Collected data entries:
▶
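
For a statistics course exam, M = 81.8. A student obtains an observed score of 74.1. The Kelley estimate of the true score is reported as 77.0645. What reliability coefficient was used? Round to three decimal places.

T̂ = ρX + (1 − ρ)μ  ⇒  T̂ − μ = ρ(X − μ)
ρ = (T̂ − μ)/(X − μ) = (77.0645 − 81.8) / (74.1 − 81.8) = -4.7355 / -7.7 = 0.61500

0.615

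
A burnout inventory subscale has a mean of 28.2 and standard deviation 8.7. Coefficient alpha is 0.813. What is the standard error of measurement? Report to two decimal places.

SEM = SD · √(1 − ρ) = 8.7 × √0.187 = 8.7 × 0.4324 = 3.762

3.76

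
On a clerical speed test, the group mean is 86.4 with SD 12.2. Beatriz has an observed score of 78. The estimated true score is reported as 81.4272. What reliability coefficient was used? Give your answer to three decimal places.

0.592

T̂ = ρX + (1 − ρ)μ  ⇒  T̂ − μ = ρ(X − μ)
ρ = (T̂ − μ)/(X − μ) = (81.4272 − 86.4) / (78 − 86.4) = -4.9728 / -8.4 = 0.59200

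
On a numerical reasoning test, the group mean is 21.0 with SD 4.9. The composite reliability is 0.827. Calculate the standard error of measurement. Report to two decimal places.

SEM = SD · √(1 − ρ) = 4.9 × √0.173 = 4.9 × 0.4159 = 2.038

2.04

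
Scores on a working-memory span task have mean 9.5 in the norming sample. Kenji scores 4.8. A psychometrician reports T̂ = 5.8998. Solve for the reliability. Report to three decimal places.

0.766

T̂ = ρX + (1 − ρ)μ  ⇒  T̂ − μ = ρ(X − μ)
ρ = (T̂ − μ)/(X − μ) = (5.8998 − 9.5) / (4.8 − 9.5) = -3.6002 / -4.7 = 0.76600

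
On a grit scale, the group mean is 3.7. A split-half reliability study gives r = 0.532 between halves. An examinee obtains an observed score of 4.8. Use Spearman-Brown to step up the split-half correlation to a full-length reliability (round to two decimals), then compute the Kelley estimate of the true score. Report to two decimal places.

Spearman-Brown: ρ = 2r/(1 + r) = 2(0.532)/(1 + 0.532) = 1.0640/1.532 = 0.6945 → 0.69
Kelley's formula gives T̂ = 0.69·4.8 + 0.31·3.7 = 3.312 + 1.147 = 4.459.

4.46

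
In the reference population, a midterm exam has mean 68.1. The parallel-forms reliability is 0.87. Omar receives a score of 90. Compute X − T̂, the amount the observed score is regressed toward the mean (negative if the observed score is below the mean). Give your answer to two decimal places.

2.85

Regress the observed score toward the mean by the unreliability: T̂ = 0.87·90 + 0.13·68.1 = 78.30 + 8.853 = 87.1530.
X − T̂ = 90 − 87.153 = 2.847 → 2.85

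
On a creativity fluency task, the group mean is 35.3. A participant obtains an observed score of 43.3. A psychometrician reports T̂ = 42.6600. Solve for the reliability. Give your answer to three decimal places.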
◀
EXERCISE INSTRUCTIONS: Write the entries out once more, exactly as they appear.

OUTPUT OF THE EXERCISE:
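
For a statistics course exam, M = 81.8. A student obtains an observed score of 74.1. The Kelley estimate of the true score is reported as 77.0645. What reliability coefficient was used? Round to three decimal places.

T̂ = ρX + (1 − ρ)μ  ⇒  T̂ − μ = ρ(X − μ)
ρ = (T̂ − μ)/(X − μ) = (77.0645 − 81.8) / (74.1 − 81.8) = -4.7355 / -7.7 = 0.61500

0.615

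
A burnout inventory subscale has a mean of 28.2 and standard deviation 8.7. Coefficient alpha is 0.813. What is the standard error of measurement? Report to two decimal places.

SEM = SD · √(1 − ρ) = 8.7 × √0.187 = 8.7 × 0.4324 = 3.762

3.76

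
On a clerical speed test, the group mean is 86.4 with SD 12.2. Beatriz has an observed score of 78. The estimated true score is reported as 81.4272. What reliability coefficient was used? Give your answer to three decimal places.

0.592

T̂ = ρX + (1 − ρ)μ  ⇒  T̂ − μ = ρ(X − μ)
ρ = (T̂ − μ)/(X − μ) = (81.4272 − 86.4) / (78 − 86.4) = -4.9728 / -8.4 = 0.59200

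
On a numerical reasoning test, the group mean is 21.0 with SD 4.9. The composite reliability is 0.827. Calculate the standard error of measurement. Report to two decimal places.

SEM = SD · √(1 − ρ) = 4.9 × √0.173 = 4.9 × 0.4159 = 2.038

2.04

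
Scores on a working-memory span task have mean 9.5 in the norming sample. Kenji scores 4.8. A psychometrician reports T̂ = 5.8998. Solve for the reliability. Report to three decimal places.

0.766

T̂ = ρX + (1 − ρ)μ  ⇒  T̂ − μ = ρ(X − μ)
ρ = (T̂ − μ)/(X − μ) = (5.8998 − 9.5) / (4.8 − 9.5) = -3.6002 / -4.7 = 0.76600

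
On a grit scale, the group mean is 3.7. A split-half reliability study gives r = 0.532 between halves. An examinee obtains an observed score of 4.8. Use Spearman-Brown to step up the split-half correlation to a full-length reliability (round to two decimals), then compute the Kelley estimate of the true score. Report to two decimal places.

Spearman-Brown: ρ = 2r/(1 + r) = 2(0.532)/(1 + 0.532) = 1.0640/1.532 = 0.6945 → 0.69
Kelley's formula gives T̂ = 0.69·4.8 + 0.31·3.7 = 3.312 + 1.147 = 4.459.

4.46

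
In the reference population, a midterm exam has mean 68.1. The parallel-forms reliability is 0.87. Omar receives a score of 90. Compute X − T̂, the amount the observed score is regressed toward the mean (negative if the observed score is below the mean). Give your answer to two decimal places.

2.85

Regress the observed score toward the mean by the unreliability: T̂ = 0.87·90 + 0.13·68.1 = 78.30 + 8.853 = 87.1530.
X − T̂ = 90 − 87.153 = 2.847 → 2.85

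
On a creativity fluency task, the group mean is 35.3. A participant obtains an observed score of 43.3. A psychometrician reports T̂ = 42.6600. Solve for the reliability. Give your answer to three decimal places.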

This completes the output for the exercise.